Stopping at the line that holds "Answer: -2799346/65867 ≈ -42.500", repeat the lines below exactly, starting from the very first and including that final line.
(Beginning of Data to process)
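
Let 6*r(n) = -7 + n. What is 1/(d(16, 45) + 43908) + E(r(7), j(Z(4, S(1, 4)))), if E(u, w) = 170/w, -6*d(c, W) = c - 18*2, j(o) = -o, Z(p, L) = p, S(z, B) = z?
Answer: -2799346/65867 ≈ -42.500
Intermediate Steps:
r(n) = -7/6 + n/6 (r(n) = (-7 + n)/6 = -7/6 + n/6)
d(c, W) = 6 - c/6 (d(c, W) = -(c - 18*2)/6 = -(c - 36)/6 = -(-36 + c)/6 = 6 - c/6)
1/(d(16, 45) + 43908) + E(r(7), j(Z(4, S(1, 4)))) = 1/((6 - 1/6*16) + 43908) + 170/((-1*4)) = 1/((6 - 8/3) + 43908) + 170/(-4) = 1/(10/3 + 43908) + 170*(-1/4) = 1/(131734/3) - 85/2 = 3/131734 - 85/2 = -2799346/65867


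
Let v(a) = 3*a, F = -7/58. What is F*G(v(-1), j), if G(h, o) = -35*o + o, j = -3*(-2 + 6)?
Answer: -1428/29 ≈ -49.241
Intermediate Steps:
F = -7/58 (F = -7*1/58 = -7/58 ≈ -0.12069)
j = -12 (j = -3*4 = -12)
G(h, o) = -34*o
F*G(v(-1), j) = -(-119)*(-12)/29 = -7/58*408 = -1428/29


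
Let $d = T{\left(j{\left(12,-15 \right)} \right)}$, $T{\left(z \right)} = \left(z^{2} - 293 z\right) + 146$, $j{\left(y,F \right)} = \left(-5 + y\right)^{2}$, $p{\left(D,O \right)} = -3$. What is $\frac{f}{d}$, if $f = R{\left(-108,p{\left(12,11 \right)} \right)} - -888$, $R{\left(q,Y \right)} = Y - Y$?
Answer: $- \frac{444}{5905} \approx -0.075191$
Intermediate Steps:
$R{\left(q,Y \right)} = 0$
$T{\left(z \right)} = 146 + z^{2} - 293 z$
$f = 888$ ($f = 0 - -888 = 0 + 888 = 888$)
$d = -11810$ ($d = 146 + \left(\left(-5 + 12\right)^{2}\right)^{2} - 293 \left(-5 + 12\right)^{2} = 146 + \left(7^{2}\right)^{2} - 293 \cdot 7^{2} = 146 + 49^{2} - 14357 = 146 + 2401 - 14357 = -11810$)
$\frac{f}{d} = \frac{888}{-11810} = 888 \left(- \frac{1}{11810}\right) = - \frac{444}{5905}$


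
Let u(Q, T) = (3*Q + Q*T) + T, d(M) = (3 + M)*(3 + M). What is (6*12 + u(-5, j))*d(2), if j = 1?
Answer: 1325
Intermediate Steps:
d(M) = (3 + M)²
u(Q, T) = T + 3*Q + Q*T
(6*12 + u(-5, j))*d(2) = (6*12 + (1 + 3*(-5) - 5*1))*(3 + 2)² = (72 + (1 - 15 - 5))*5² = (72 - 19)*25 = 53*25 = 1325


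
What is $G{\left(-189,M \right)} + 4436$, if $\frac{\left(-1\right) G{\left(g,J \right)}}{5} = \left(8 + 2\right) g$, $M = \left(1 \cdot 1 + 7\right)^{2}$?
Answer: $13886$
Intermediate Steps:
$M = 64$ ($M = \left(1 + 7\right)^{2} = 8^{2} = 64$)
$G{\left(g,J \right)} = - 50 g$ ($G{\left(g,J \right)} = - 5 \left(8 + 2\right) g = - 5 \cdot 10 g = - 50 g$)
$G{\left(-189,M \right)} + 4436 = \left(-50\right) \left(-189\right) + 4436 = 9450 + 4436 = 13886$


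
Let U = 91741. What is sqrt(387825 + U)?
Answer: sqrt(479566) ≈ 692.51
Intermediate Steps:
sqrt(387825 + U) = sqrt(387825 + 91741) = sqrt(479566)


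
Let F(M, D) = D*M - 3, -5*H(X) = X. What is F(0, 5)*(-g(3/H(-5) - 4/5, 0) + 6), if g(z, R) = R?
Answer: -18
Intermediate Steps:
H(X) = -X/5
F(M, D) = -3 + D*M
F(0, 5)*(-g(3/H(-5) - 4/5, 0) + 6) = (-3 + 5*0)*(-1*0 + 6) = (-3 + 0)*(0 + 6) = -3*6 = -18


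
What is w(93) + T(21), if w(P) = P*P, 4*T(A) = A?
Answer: 34617/4 ≈ 8654.3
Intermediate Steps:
T(A) = A/4
w(P) = P**2
w(93) + T(21) = 93**2 + (1/4)*21 = 8649 + 21/4 = 34617/4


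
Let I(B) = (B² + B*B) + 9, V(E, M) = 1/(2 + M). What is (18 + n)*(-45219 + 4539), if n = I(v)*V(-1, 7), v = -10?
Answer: -1676920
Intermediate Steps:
I(B) = 9 + 2*B² (I(B) = (B² + B²) + 9 = 2*B² + 9 = 9 + 2*B²)
n = 209/9 (n = (9 + 2*(-10)²)/(2 + 7) = (9 + 2*100)/9 = (9 + 200)*(⅑) = 209*(⅑) = 209/9 ≈ 23.222)
(18 + n)*(-45219 + 4539) = (18 + 209/9)*(-45219 + 4539) = (371/9)*(-40680) = -1676920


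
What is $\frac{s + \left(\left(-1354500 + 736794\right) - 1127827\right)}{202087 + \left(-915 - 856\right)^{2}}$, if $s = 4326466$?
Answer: $\frac{2580933}{3338528} \approx 0.77308$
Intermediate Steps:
$\frac{s + \left(\left(-1354500 + 736794\right) - 1127827\right)}{202087 + \left(-915 - 856\right)^{2}} = \frac{4326466 + \left(\left(-1354500 + 736794\right) - 1127827\right)}{202087 + \left(-915 - 856\right)^{2}} = \frac{4326466 - 1745533}{202087 + \left(-1771\right)^{2}} = \frac{4326466 - 1745533}{202087 + 3136441} = \frac{2580933}{3338528}$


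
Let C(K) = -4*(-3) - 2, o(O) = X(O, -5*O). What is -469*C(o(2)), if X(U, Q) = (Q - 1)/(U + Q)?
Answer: -4690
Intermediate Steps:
X(U, Q) = (-1 + Q)/(Q + U)
o(O) = -(-1 - 5*O)/(4*O) (o(O) = (-1 - 5*O)/(-5*O + O) = (-1 - 5*O)/((-4*O)) = (-1/(4*O))*(-1 - 5*O) = -(-1 - 5*O)/(4*O))
C(K) = 10 (C(K) = 12 - 2 = 10)
-469*C(o(2)) = -469*10 = -4690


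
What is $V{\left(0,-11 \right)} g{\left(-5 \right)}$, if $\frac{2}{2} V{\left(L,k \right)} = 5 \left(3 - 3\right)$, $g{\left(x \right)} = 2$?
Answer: $0$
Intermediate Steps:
$V{\left(L,k \right)} = 0$ ($V{\left(L,k \right)} = 5 \left(3 - 3\right) = 5 \cdot 0 = 0$)
$V{\left(0,-11 \right)} g{\left(-5 \right)} = 0 \cdot 2 = 0$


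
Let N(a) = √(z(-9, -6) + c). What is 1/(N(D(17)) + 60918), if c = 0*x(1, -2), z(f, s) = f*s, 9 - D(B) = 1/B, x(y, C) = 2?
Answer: 10153/618500445 - √6/1237000890 ≈ 1.6414e-5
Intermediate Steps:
D(B) = 9 - 1/B
c = 0 (c = 0*2 = 0)
N(a) = 3*√6 (N(a) = √(-9*(-6) + 0) = √(54 + 0) = √54 = 3*√6)
1/(N(D(17)) + 60918) = 1/(3*√6 + 60918) = 1/(60918 + 3*√6)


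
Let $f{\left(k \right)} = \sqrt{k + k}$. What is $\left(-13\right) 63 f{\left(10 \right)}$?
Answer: $- 1638 \sqrt{5} \approx -3662.7$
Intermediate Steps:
$f{\left(k \right)} = \sqrt{2} \sqrt{k}$ ($f{\left(k \right)} = \sqrt{2 k} = \sqrt{2} \sqrt{k}$)
$\left(-13\right) 63 f{\left(10 \right)} = \left(-13\right) 63 \sqrt{2} \sqrt{10} = - 819 \cdot 2 \sqrt{5} = - 1638 \sqrt{5}$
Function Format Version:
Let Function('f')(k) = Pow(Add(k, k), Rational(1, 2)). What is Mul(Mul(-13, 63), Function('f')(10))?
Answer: Mul(-1638, Pow(5, Rational(1, 2))) ≈ -3662.7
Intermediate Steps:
Function('f')(k) = Mul(Pow(2, Rational(1, 2)), Pow(k, Rational(1, 2))) (Function('f')(k) = Pow(Mul(2, k), Rational(1, 2)) = Mul(Pow(2, Rational(1, 2)), Pow(k, Rational(1, 2))))
Mul(Mul(-13, 63), Function('f')(10)) = Mul(Mul(-13, 63), Mul(Pow(2, Rational(1, 2)), Pow(10, Rational(1, 2)))) = Mul(-819, Mul(2, Pow(5, Rational(1, 2)))) = Mul(-1638, Pow(5, Rational(1, 2)))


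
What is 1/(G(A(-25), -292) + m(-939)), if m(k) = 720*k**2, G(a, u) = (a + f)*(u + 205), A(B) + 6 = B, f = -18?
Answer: 1/634843383 ≈ 1.5752e-9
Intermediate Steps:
A(B) = -6 + B
G(a, u) = (-18 + a)*(205 + u) (G(a, u) = (a - 18)*(u + 205) = (-18 + a)*(205 + u))
1/(G(A(-25), -292) + m(-939)) = 1/((-3690 - 18*(-292) + 205*(-6 - 25) + (-6 - 25)*(-292)) + 720*(-939)**2) = 1/((-3690 + 5256 + 205*(-31) - 31*(-292)) + 720*881721) = 1/((-3690 + 5256 - 6355 + 9052) + 634839120) = 1/(4263 + 634839120) = 1/634843383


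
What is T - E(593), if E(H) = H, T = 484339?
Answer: 483746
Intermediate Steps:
T - E(593) = 484339 - 1*593 = 484339 - 593 = 483746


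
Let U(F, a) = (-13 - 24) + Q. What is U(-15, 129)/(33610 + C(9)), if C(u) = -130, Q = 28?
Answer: -1/3720 ≈ -0.00026882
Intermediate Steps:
U(F, a) = -9 (U(F, a) = (-13 - 24) + 28 = -37 + 28 = -9)
U(-15, 129)/(33610 + C(9)) = -9/(33610 - 130) = -9/33480 = -9*1/33480 = -1/3720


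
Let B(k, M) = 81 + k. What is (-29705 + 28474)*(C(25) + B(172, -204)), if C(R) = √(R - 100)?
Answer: -311443 - 6155*I*√3 ≈ -3.1144e+5 - 10661.0*I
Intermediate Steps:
C(R) = √(-100 + R)
(-29705 + 28474)*(C(25) + B(172, -204)) = (-29705 + 28474)*(√(-100 + 25) + (81 + 172)) = -1231*(√(-75) + 253) = -1231*(5*I*√3 + 253) = -1231*(253 + 5*I*√3) = -311443 - 6155*I*√3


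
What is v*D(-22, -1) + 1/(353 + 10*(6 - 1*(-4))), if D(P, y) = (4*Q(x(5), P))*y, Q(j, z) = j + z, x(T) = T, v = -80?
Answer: -2464319/453 ≈ -5440.0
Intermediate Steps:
D(P, y) = y*(20 + 4*P) (D(P, y) = (4*(5 + P))*y = (20 + 4*P)*y = y*(20 + 4*P))
v*D(-22, -1) + 1/(353 + 10*(6 - 1*(-4))) = -320*(-1)*(5 - 22) + 1/(353 + 10*(6 - 1*(-4))) = -320*(-1)*(-17) + 1/(353 + 10*(6 + 4)) = -80*68 + 1/(353 + 10*10) = -5440 + 1/(353 + 100) = -5440 + 1/453 = -2464319/453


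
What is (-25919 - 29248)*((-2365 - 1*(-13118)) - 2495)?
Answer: -455569086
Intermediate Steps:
(-25919 - 29248)*((-2365 - 1*(-13118)) - 2495) = -55167*((-2365 + 13118) - 2495) = -55167*(10753 - 2495) = -55167*8258 = -455569086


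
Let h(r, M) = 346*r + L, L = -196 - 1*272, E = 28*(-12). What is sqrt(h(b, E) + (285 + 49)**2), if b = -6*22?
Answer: 2*sqrt(16354) ≈ 255.77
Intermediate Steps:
E = -336
L = -468 (L = -196 - 272 = -468)
b = -132
h(r, M) = -468 + 346*r (h(r, M) = 346*r - 468 = -468 + 346*r)
sqrt(h(b, E) + (285 + 49)**2) = sqrt((-468 + 346*(-132)) + (285 + 49)**2) = sqrt((-468 - 45672) + 334**2) = sqrt(-46140 + 111556) = sqrt(65416) = 2*sqrt(16354)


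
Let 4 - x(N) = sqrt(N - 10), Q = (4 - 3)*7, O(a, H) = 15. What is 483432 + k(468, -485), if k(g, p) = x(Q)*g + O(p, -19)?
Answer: 485319 - 468*I*sqrt(3) ≈ 4.8532e+5 - 810.6*I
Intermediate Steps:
Q = 7 (Q = 1*7 = 7)
x(N) = 4 - sqrt(-10 + N) (x(N) = 4 - sqrt(N - 10) = 4 - sqrt(-10 + N))
k(g, p) = 15 + g*(4 - I*sqrt(3)) (k(g, p) = (4 - sqrt(-10 + 7))*g + 15 = (4 - sqrt(-3))*g + 15 = (4 - I*sqrt(3))*g + 15 = g*(4 - I*sqrt(3)) + 15 = 15 + g*(4 - I*sqrt(3)))
483432 + k(468, -485) = 483432 + (15 + 468*(4 - I*sqrt(3))) = 483432 + (15 + (1872 - 468*I*sqrt(3))) = 483432 + (1887 - 468*I*sqrt(3)) = 485319 - 468*I*sqrt(3)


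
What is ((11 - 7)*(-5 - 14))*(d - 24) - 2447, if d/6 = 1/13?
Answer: -8555/13 ≈ -658.08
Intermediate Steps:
d = 6/13 ≈ 0.46154
((11 - 7)*(-5 - 14))*(d - 24) - 2447 = ((11 - 7)*(-5 - 14))*(6/13 - 24) - 2447 = (4*(-19))*(-306/13) - 2447 = -76*(-306/13) - 2447 = 23256/13 - 2447 = -8555/13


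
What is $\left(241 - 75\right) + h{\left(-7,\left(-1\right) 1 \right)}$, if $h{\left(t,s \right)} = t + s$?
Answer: $158$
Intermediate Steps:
$h{\left(t,s \right)} = s + t$
$\left(241 - 75\right) + h{\left(-7,\left(-1\right) 1 \right)} = \left(241 - 75\right) - 8 = 166 - 8 = 158$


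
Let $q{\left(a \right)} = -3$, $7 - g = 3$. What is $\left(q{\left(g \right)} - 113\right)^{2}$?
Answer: $13456$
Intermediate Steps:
$g = 4$ ($g = 7 - 3 = 4$)
$\left(q{\left(g \right)} - 113\right)^{2} = \left(-3 - 113\right)^{2} = \left(-116\right)^{2} = 13456$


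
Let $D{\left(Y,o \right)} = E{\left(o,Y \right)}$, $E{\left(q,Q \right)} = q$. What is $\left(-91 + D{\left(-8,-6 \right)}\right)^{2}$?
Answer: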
(End of Data to process)
• [Answer box]
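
Let 6*r(n) = -7 + n. What is 1/(d(16, 45) + 43908) + E(r(7), j(Z(4, S(1, 4)))), if E(u, w) = 170/w, -6*d(c, W) = c - 18*2, j(o) = -o, Z(p, L) = p, S(z, B) = z?
Answer: -2799346/65867 ≈ -42.500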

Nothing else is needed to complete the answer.